• Stored items
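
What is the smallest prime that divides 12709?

12709 is odd.
Digit sum 19, not divisible by 3.
Ends in 9: not divisible by 5.
7: 12709 = 7·1815 + 4
11: 12709 = 11·1155 + 4
13: 12709 = 13·977 + 8
17: 12709 = 17·747 + 10
19: 12709 = 19·668 + 17
23: 12709 = 23·552 + 13
29: 12709 = 29·438 + 7
31: 12709 = 31·409 + 30
37: 12709 = 37·343 + 18
41: 12709 = 41·309 + 40
43: 12709 = 43·295 + 24
47: 12709 = 47·270 + 19
53: 12709 = 53·239 + 42
59: 12709 = 59·215 + 24
61: 12709 = 61·208 + 21
67: 12709 = 67·189 + 46
71: 12709 = 71·179

71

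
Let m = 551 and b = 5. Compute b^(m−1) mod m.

5^1 ≡ 5 (mod 551)
5^2 ≡ 5^2 = 25 ≡ 25 (mod 551)
5^4 ≡ 25^2 = 625 ≡ 74 (mod 551)
5^8 ≡ 74^2 = 5476 ≡ 517 (mod 551)
5^16 ≡ 517^2 = 267289 ≡ 54 (mod 551)
5^32 ≡ 54^2 = 2916 ≡ 161 (mod 551)
5^64 ≡ 161^2 = 25921 ≡ 24 (mod 551)
5^128 ≡ 24^2 = 576 ≡ 25 (mod 551)
5^256 ≡ 25^2 = 625 ≡ 74 (mod 551)
5^512 ≡ 74^2 = 5476 ≡ 517 (mod 551)
550 = 512 + 32 + 4 + 2 in binary powers of 2.
So 5^550 ≡ 517 · 161 · 74 · 25 ≡ 480 (mod 551).
Since 480 ≠ 1, base 5 is a Fermat witness: 551 is composite.

480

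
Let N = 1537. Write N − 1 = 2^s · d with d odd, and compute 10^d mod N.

1537 − 1 = 1536 = 2^9 · 3, so d = 3.
10^1 ≡ 10 (mod 1537)
10^2 ≡ 10^2 = 100 ≡ 100 (mod 1537)
3 = 2 + 1 in binary powers of 2.
So 10^3 ≡ 100 · 10 ≡ 1000 (mod 1537).
Squaring chain: 1000 → 950 → 281 → 574 → 558 → 890 → 545 → 384 → 1441; never reaches −1, so base 10 is a Miller–Rabin witness that 1537 is composite.

1000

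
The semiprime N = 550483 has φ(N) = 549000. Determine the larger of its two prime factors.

φ(n) = (p−1)(q−1) = n − (p+q) + 1, so p + q = 550483 − 549000 + 1 = 1484.
p and q are the roots of t² − 1484t + 550483 = 0.
Discriminant: 1484² − 4·550483 = 2202256 − 2201932 = 324; √324 = 18.
q = (1484 − 18)/2 = 733, p = (1484 + 18)/2 = 751.
Check: 733 · 751 = 550483.

751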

• Required work
Give the entries again, every one of them exactly.

• Response to this exercise
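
What is the smallest prime that divides 12709?

12709 is odd.
Digit sum 19, not divisible by 3.
Ends in 9: not divisible by 5.
7: 12709 = 7·1815 + 4
11: 12709 = 11·1155 + 4
13: 12709 = 13·977 + 8
17: 12709 = 17·747 + 10
19: 12709 = 19·668 + 17
23: 12709 = 23·552 + 13
29: 12709 = 29·438 + 7
31: 12709 = 31·409 + 30
37: 12709 = 37·343 + 18
41: 12709 = 41·309 + 40
43: 12709 = 43·295 + 24
47: 12709 = 47·270 + 19
53: 12709 = 53·239 + 42
59: 12709 = 59·215 + 24
61: 12709 = 61·208 + 21
67: 12709 = 67·189 + 46
71: 12709 = 71·179

71

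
Let m = 551 and b = 5. Compute b^(m−1) mod m.

5^1 ≡ 5 (mod 551)
5^2 ≡ 5^2 = 25 ≡ 25 (mod 551)
5^4 ≡ 25^2 = 625 ≡ 74 (mod 551)
5^8 ≡ 74^2 = 5476 ≡ 517 (mod 551)
5^16 ≡ 517^2 = 267289 ≡ 54 (mod 551)
5^32 ≡ 54^2 = 2916 ≡ 161 (mod 551)
5^64 ≡ 161^2 = 25921 ≡ 24 (mod 551)
5^128 ≡ 24^2 = 576 ≡ 25 (mod 551)
5^256 ≡ 25^2 = 625 ≡ 74 (mod 551)
5^512 ≡ 74^2 = 5476 ≡ 517 (mod 551)
550 = 512 + 32 + 4 + 2 in binary powers of 2.
So 5^550 ≡ 517 · 161 · 74 · 25 ≡ 480 (mod 551).
Since 480 ≠ 1, base 5 is a Fermat witness: 551 is composite.

480

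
Let N = 1537. Write N − 1 = 2^s · d with d odd, and compute 10^d mod N.

1537 − 1 = 1536 = 2^9 · 3, so d = 3.
10^1 ≡ 10 (mod 1537)
10^2 ≡ 10^2 = 100 ≡ 100 (mod 1537)
3 = 2 + 1 in binary powers of 2.
So 10^3 ≡ 100 · 10 ≡ 1000 (mod 1537).
Squaring chain: 1000 → 950 → 281 → 574 → 558 → 890 → 545 → 384 → 1441; never reaches −1, so base 10 is a Miller–Rabin witness that 1537 is composite.

1000

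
The semiprime N = 550483 has φ(N) = 549000. Determine the larger of its two prime factors.

φ(n) = (p−1)(q−1) = n − (p+q) + 1, so p + q = 550483 − 549000 + 1 = 1484.
p and q are the roots of t² − 1484t + 550483 = 0.
Discriminant: 1484² − 4·550483 = 2202256 − 2201932 = 324; √324 = 18.
q = (1484 − 18)/2 = 733, p = (1484 + 18)/2 = 751.
Check: 733 · 751 = 550483.

751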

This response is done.